- _Work required_
Look through the records below for the line holding "A = 28.9 +0.411/-0.2". Write it out exactly, with each following line through the line holding "F = 2.66 ±0.186".

- _Material supplied_
• • •

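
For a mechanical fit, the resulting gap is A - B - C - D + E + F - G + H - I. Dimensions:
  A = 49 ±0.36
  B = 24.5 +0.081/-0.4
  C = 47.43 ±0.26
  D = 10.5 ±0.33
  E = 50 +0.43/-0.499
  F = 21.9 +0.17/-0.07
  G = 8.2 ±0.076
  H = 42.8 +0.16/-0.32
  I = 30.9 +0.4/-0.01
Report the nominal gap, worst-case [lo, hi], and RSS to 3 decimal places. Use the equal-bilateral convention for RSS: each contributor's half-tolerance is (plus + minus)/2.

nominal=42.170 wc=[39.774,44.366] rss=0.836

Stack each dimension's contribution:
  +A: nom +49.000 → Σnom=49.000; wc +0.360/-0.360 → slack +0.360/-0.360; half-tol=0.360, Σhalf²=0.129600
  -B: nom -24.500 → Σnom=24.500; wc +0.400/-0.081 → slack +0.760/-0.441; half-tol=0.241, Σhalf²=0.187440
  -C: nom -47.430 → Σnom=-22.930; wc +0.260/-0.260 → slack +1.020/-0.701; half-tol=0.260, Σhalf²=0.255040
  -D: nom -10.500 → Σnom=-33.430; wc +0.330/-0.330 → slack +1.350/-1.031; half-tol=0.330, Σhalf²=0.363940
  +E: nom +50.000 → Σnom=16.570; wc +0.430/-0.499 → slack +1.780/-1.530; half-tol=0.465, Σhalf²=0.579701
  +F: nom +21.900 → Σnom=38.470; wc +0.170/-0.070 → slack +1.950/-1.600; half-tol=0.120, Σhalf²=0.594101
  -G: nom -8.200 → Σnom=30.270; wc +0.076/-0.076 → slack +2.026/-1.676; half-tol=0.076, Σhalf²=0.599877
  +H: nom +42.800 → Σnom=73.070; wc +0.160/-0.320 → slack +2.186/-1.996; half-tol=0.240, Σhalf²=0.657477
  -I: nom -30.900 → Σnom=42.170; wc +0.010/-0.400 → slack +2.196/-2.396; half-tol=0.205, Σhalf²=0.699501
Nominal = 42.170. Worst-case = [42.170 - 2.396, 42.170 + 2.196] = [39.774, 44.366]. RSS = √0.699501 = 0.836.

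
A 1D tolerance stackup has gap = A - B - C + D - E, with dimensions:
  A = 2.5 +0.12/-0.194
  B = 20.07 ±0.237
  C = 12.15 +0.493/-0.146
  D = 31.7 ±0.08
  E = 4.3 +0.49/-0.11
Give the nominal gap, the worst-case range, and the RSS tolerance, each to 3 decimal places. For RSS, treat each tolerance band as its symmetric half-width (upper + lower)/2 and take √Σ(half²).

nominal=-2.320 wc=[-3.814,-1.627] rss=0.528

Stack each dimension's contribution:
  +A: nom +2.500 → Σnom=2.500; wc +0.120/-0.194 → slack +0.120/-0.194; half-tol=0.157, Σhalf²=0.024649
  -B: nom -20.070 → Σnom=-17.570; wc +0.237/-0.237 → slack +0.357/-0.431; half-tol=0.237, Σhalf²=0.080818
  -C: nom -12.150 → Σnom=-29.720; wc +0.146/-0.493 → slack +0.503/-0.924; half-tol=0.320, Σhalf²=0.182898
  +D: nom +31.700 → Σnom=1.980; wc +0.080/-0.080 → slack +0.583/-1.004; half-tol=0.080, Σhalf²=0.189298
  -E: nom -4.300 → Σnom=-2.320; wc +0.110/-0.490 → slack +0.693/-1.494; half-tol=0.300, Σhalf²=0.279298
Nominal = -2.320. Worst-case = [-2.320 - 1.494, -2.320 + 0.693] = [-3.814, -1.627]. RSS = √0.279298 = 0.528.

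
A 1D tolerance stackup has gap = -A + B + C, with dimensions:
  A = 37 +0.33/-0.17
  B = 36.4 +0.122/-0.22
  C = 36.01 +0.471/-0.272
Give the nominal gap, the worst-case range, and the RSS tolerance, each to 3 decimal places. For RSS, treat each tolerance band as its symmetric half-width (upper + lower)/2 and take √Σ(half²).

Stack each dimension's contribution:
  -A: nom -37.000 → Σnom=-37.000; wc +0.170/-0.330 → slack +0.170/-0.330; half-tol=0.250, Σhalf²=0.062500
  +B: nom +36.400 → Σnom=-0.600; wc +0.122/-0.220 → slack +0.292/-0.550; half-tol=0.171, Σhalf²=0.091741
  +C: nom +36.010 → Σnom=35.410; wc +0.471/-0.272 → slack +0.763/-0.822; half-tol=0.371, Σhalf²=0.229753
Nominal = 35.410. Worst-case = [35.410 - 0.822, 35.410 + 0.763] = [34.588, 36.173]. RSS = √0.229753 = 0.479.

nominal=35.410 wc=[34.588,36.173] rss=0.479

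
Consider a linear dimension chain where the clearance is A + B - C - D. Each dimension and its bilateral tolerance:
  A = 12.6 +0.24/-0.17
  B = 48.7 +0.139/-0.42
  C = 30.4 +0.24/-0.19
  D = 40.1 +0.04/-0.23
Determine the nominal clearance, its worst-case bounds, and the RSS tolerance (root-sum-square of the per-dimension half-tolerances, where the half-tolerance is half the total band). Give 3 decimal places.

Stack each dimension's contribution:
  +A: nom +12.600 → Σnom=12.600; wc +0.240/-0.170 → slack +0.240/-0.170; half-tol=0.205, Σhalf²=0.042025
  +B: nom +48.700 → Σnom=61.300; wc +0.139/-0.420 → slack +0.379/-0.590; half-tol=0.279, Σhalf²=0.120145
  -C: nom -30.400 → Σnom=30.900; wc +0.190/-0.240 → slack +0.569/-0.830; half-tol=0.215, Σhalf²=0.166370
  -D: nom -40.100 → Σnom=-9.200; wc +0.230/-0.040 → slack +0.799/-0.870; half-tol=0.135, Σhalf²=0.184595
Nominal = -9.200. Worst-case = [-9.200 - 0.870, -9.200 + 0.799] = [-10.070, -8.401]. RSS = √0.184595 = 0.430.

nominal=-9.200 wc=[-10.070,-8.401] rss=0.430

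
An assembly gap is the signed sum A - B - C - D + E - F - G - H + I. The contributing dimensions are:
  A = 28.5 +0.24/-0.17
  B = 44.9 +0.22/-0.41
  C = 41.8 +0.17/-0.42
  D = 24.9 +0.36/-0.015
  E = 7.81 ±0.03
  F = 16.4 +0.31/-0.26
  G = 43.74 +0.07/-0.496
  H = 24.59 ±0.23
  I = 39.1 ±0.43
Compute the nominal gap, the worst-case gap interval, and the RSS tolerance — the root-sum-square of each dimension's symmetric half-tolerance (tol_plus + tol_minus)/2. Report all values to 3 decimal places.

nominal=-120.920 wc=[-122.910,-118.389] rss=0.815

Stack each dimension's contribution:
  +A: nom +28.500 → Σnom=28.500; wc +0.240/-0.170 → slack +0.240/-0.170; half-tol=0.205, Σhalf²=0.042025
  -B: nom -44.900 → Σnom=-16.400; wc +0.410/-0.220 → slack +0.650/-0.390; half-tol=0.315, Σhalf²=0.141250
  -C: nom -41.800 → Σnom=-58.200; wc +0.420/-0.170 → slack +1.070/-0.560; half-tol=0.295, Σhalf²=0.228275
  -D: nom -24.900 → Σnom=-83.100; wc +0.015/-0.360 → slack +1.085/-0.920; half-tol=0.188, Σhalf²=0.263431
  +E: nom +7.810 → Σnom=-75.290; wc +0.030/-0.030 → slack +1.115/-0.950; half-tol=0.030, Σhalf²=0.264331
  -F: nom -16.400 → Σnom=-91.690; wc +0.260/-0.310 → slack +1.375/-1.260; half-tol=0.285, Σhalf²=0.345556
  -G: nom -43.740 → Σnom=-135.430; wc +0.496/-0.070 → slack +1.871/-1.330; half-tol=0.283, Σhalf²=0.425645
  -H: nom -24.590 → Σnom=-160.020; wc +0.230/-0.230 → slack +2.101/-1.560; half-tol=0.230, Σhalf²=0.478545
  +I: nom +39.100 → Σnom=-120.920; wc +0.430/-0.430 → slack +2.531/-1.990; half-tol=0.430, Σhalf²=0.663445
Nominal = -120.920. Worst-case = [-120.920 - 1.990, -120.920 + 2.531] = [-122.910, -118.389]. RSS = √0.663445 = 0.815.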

• • •

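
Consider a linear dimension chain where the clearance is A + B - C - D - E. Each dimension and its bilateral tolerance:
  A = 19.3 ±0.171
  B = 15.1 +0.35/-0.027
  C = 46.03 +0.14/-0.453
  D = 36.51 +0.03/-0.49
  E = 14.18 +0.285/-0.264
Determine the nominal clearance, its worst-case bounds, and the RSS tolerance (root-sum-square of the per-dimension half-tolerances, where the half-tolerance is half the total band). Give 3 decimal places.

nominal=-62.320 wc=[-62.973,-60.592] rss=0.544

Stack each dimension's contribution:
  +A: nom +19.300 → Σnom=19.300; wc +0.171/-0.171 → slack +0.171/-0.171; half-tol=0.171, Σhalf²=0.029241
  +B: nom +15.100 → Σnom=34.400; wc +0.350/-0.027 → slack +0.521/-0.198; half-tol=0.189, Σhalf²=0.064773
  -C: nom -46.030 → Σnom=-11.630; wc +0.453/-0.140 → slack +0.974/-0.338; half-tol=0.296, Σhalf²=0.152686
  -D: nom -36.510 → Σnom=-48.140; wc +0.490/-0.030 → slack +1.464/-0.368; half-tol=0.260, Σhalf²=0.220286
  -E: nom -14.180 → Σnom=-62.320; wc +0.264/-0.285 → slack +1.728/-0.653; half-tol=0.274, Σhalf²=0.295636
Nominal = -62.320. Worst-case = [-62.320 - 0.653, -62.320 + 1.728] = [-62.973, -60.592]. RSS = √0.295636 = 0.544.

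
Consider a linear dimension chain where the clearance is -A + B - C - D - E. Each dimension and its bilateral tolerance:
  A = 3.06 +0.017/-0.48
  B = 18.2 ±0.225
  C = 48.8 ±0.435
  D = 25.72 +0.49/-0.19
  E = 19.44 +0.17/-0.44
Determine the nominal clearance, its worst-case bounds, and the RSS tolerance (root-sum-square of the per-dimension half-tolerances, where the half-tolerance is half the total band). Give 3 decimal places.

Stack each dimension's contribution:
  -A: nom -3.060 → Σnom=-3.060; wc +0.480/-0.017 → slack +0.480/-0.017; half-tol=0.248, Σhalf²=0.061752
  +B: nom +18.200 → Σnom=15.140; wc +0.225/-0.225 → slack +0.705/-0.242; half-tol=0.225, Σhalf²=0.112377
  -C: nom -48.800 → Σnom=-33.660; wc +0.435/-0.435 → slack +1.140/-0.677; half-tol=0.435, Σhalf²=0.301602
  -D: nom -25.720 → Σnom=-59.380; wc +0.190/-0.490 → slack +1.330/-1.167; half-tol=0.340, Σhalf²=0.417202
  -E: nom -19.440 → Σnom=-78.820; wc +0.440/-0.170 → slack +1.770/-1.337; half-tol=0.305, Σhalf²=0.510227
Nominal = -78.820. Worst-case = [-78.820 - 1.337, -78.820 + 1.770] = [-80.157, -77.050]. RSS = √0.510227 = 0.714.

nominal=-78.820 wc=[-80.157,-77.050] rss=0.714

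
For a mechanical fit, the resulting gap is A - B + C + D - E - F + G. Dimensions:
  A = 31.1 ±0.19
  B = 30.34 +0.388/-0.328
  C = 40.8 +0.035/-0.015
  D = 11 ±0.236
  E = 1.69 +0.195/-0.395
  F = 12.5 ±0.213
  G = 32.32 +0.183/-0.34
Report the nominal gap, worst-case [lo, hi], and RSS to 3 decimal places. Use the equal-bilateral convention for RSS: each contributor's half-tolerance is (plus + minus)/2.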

• • •

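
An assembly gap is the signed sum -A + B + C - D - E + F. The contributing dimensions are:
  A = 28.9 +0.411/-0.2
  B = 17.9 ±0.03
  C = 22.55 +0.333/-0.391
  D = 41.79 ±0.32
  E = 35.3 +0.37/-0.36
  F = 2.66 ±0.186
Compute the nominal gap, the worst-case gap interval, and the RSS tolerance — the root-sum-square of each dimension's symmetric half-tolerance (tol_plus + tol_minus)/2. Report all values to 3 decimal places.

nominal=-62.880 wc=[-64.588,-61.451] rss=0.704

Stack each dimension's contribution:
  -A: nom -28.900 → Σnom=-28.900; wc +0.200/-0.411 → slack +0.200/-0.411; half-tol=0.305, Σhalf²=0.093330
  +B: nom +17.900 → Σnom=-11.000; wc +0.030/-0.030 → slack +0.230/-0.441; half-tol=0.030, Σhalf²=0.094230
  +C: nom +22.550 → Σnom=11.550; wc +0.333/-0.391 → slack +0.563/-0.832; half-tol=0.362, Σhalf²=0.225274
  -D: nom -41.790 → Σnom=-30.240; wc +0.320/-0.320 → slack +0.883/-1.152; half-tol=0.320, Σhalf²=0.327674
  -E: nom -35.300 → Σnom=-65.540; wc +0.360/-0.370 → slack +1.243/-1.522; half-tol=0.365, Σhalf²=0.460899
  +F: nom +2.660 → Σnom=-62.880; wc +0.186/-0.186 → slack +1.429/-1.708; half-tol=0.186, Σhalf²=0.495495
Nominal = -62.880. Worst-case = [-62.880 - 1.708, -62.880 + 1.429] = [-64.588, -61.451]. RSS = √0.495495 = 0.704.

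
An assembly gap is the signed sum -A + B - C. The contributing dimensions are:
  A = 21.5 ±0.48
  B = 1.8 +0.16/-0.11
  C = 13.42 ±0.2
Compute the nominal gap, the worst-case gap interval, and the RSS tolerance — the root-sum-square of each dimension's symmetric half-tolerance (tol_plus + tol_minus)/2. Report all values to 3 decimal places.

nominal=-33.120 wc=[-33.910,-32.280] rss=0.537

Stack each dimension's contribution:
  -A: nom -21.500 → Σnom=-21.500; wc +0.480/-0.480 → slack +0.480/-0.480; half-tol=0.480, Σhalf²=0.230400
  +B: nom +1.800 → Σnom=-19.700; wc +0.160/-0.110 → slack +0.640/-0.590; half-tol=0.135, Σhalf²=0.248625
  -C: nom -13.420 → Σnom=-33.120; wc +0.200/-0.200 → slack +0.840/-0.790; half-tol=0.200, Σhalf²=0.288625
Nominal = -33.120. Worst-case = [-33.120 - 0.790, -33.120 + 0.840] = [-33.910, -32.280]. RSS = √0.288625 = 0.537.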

• • •

- _Output below_
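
  A = 28.9 +0.411/-0.2
  B = 17.9 ±0.03
  C = 22.55 +0.333/-0.391
  D = 41.79 ±0.32
  E = 35.3 +0.37/-0.36
  F = 2.66 ±0.186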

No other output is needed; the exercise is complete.